» WHAT IS EXPECTED
When you have gone through the entries below, state how many lines include the word "bolus" and write nothing else.

Saved data entries
▼

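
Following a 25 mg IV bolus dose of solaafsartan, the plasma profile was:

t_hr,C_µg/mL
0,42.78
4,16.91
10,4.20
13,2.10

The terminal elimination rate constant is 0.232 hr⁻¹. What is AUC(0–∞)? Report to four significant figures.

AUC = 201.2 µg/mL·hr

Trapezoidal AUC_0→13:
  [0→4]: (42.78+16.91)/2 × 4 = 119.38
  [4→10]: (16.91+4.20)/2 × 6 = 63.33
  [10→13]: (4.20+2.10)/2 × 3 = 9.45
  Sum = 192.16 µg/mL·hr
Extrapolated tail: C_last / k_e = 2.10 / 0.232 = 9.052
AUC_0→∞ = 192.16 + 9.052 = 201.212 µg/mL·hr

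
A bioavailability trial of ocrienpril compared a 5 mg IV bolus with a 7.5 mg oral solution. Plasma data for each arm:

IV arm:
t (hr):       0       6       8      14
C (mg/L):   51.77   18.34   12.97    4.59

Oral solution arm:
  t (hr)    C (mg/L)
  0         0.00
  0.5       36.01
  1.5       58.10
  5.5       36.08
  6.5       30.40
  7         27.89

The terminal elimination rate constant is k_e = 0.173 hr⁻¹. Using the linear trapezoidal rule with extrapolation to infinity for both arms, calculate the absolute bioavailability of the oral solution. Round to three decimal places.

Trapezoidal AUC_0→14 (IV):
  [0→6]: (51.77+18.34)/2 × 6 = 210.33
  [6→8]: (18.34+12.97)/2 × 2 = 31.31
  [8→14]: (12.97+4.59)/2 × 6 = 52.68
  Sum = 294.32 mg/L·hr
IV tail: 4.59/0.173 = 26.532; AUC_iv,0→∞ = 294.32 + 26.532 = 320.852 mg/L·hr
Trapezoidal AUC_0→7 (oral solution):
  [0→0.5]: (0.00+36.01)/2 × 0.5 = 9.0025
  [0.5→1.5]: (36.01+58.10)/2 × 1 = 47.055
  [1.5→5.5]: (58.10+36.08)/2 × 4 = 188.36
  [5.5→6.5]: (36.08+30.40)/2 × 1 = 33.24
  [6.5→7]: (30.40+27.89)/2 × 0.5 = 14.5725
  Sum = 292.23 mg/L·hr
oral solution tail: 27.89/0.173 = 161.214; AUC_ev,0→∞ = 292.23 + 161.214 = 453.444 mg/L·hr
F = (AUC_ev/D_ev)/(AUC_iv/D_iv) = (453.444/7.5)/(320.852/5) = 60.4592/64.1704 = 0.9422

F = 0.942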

▲
▼

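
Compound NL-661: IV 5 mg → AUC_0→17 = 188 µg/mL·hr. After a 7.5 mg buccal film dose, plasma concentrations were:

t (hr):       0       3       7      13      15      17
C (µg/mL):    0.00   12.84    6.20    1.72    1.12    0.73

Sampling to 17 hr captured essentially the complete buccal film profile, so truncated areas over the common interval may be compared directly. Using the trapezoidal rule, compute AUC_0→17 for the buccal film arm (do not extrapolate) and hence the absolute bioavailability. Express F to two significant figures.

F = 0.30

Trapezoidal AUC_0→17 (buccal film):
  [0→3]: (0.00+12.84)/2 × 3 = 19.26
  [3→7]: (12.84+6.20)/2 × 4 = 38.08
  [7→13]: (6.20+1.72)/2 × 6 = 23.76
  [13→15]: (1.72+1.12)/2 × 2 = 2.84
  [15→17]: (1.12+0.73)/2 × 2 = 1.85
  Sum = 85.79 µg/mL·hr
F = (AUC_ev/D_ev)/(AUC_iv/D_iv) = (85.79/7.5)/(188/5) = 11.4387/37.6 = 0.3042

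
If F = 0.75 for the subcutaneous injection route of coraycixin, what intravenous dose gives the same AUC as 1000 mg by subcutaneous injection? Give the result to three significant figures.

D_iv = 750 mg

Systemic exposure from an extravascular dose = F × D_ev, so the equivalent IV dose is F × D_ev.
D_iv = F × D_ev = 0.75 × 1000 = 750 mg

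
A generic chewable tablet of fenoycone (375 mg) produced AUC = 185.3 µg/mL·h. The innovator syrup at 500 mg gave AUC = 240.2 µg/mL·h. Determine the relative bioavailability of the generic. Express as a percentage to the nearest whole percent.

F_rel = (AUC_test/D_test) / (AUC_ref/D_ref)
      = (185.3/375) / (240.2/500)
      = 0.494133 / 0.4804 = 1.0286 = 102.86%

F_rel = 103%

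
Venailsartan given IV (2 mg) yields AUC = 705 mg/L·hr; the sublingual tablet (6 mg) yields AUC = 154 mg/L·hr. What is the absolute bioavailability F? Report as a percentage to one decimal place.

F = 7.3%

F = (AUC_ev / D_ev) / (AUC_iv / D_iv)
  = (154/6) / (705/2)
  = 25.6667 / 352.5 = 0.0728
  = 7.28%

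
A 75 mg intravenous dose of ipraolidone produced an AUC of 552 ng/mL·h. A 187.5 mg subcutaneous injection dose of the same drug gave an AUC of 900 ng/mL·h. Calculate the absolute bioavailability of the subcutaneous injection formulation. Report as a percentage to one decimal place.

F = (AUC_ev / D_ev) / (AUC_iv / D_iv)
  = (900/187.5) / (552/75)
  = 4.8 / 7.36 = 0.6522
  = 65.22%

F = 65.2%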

▲
▼

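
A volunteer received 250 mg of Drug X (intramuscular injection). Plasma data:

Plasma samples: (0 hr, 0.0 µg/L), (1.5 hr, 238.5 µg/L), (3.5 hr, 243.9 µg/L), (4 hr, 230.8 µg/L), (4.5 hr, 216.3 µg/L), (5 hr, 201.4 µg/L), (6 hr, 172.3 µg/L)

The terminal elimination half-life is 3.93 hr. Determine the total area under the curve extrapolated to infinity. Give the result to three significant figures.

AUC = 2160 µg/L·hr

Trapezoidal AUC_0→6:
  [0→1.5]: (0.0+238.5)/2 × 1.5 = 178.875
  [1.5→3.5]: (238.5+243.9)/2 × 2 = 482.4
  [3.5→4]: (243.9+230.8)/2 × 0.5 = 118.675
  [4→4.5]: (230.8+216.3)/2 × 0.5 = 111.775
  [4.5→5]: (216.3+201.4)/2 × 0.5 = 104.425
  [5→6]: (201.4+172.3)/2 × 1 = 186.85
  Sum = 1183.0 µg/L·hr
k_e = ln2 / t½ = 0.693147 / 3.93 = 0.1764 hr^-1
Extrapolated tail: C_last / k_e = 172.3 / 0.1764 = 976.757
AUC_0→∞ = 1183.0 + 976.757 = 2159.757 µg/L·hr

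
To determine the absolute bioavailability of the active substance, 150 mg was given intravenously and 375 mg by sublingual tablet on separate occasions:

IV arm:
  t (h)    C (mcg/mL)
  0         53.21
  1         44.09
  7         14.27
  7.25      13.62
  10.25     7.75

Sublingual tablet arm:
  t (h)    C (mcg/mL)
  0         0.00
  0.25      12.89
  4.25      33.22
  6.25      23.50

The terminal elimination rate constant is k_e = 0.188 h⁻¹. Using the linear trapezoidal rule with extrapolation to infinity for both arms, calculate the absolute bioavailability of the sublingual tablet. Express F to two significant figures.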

▲

» RESULT
2